(Saved data entries)

● ● ● ● ●

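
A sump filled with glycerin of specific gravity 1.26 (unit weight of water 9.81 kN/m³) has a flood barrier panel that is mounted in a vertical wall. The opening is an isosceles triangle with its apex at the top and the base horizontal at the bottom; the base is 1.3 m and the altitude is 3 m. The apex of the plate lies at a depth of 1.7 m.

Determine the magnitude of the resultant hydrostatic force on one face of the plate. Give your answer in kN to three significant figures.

γ = 1.26 × 9.81 = 12.3606 kN/m³.
With the apex up, the centroid sits 2h/3 = 2 × 3/3 = 2 m below the apex, so the centroid depth is h_c = 1.7 + 2 = 3.7 m.
A = ½ × 1.3 × 3 = 1.95 m².
Resultant F = γ·h_c·A = 12.3606 × 3.7 × 1.95 = 89.1817 kN.

F ≈ 89.2 kN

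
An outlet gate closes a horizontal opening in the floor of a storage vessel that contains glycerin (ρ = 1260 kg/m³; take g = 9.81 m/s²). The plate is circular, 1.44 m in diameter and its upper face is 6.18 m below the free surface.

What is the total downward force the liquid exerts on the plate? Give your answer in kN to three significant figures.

F ≈ 124 kN

γ = ρg = 1260 × 9.81 / 1000 = 12.3606 kN/m³.
The plate is horizontal, so pressure is uniform at p = γ·h = 12.3606 × 6.18 = 76.3885 kN/m².
A = π(0.72)² = 1.6286 m².
F = p·A = 76.3885 × 1.6286 = 124.406 kN.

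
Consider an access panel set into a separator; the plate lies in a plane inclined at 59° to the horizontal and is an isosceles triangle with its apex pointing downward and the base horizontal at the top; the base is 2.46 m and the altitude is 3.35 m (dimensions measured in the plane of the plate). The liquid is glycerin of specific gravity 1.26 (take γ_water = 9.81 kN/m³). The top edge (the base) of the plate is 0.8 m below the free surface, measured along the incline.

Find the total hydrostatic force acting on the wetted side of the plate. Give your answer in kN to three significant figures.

F ≈ 83.7 kN

γ = 1.26 × 9.81 = 12.3606 kN/m³.
Let θ = 59° be the plate's angle to the horizontal; measure y along the incline from where the plane meets the free surface. Vertical depth h = y·sinθ with sinθ = 0.857167.
With the apex down, the centroid sits h/3 = 3.35/3 = 1.11667 m below the base (the top edge), so y_c = 0.8 + 1.11667 = 1.91667 m and h_c = 1.91667 × 0.857167 = 1.64291 m.
A = ½ × 2.46 × 3.35 = 4.1205 m².
Resultant F = γ·h_c·A = 12.3606 × 1.64291 × 4.1205 = 83.6764 kN.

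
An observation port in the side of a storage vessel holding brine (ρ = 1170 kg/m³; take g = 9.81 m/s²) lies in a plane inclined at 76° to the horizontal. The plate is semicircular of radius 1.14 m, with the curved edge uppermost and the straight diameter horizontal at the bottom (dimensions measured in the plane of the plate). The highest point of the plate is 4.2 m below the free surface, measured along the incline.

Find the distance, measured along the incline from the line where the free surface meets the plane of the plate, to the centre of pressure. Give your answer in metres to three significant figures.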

● ● ● ● ●

Every line that contains the string "specific" should be copied from the entries.

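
A sump filled with glycerin of specific gravity 1.26 (unit weight of water 9.81 kN/m³) has a flood barrier panel that is mounted in a vertical wall. The opening is an isosceles triangle with its apex at the top and the base horizontal at the bottom; the base is 1.3 m and the altitude is 3 m. The apex of the plate lies at a depth of 1.7 m.
Consider an access panel set into a separator; the plate lies in a plane inclined at 59° to the horizontal and is an isosceles triangle with its apex pointing downward and the base horizontal at the top; the base is 2.46 m and the altitude is 3.35 m (dimensions measured in the plane of the plate). The liquid is glycerin of specific gravity 1.26 (take γ_water = 9.81 kN/m³). The top edge (the base) of the plate is 0.8 m below the free surface, measured along the incline.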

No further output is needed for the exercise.